Try it
Could you print the data that follows exactly as given?

........

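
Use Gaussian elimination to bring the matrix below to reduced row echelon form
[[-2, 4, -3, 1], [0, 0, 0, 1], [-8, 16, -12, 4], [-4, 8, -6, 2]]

[[1, -2, 3/2, 0], [0, 0, 0, 1], [0, 0, 0, 0], [0, 0, 0, 0]]

Multiply R1 by -1/2.
  [  1  -2  3/2  -1/2 ]
  [  0   0    0     1 ]
  [ -8  16  -12     4 ]
  [ -4   8   -6     2 ]
Add 8 times R1 to R3.
  [  1  -2  3/2  -1/2 ]
  [  0   0    0     1 ]
  [  0   0    0     0 ]
  [ -4   8   -6     2 ]
Add 4 times R1 to R4.
  [ 1  -2  3/2  -1/2 ]
  [ 0   0    0     1 ]
  [ 0   0    0     0 ]
  [ 0   0    0     0 ]
Add 1/2 times R2 to R1.
  [ 1  -2  3/2  0 ]
  [ 0   0    0  1 ]
  [ 0   0    0  0 ]
  [ 0   0    0  0 ]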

........

Solution to the problem
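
Use Gaussian elimination to bring the matrix below to reduced row echelon form
[[-2, 4, -3, 1], [0, 0, 0, 1], [-8, 16, -12, 4], [-4, 8, -6, 2]]

[[1, -2, 3/2, 0], [0, 0, 0, 1], [0, 0, 0, 0], [0, 0, 0, 0]]

Multiply R1 by -1/2.
  [  1  -2  3/2  -1/2 ]
  [  0   0    0     1 ]
  [ -8  16  -12     4 ]
  [ -4   8   -6     2 ]
Add 8 times R1 to R3.
  [  1  -2  3/2  -1/2 ]
  [  0   0    0     1 ]
  [  0   0    0     0 ]
  [ -4   8   -6     2 ]
Add 4 times R1 to R4.
  [ 1  -2  3/2  -1/2 ]
  [ 0   0    0     1 ]
  [ 0   0    0     0 ]
  [ 0   0    0     0 ]
Add 1/2 times R2 to R1.
  [ 1  -2  3/2  0 ]
  [ 0   0    0  1 ]
  [ 0   0    0  0 ]
  [ 0   0    0  0 ]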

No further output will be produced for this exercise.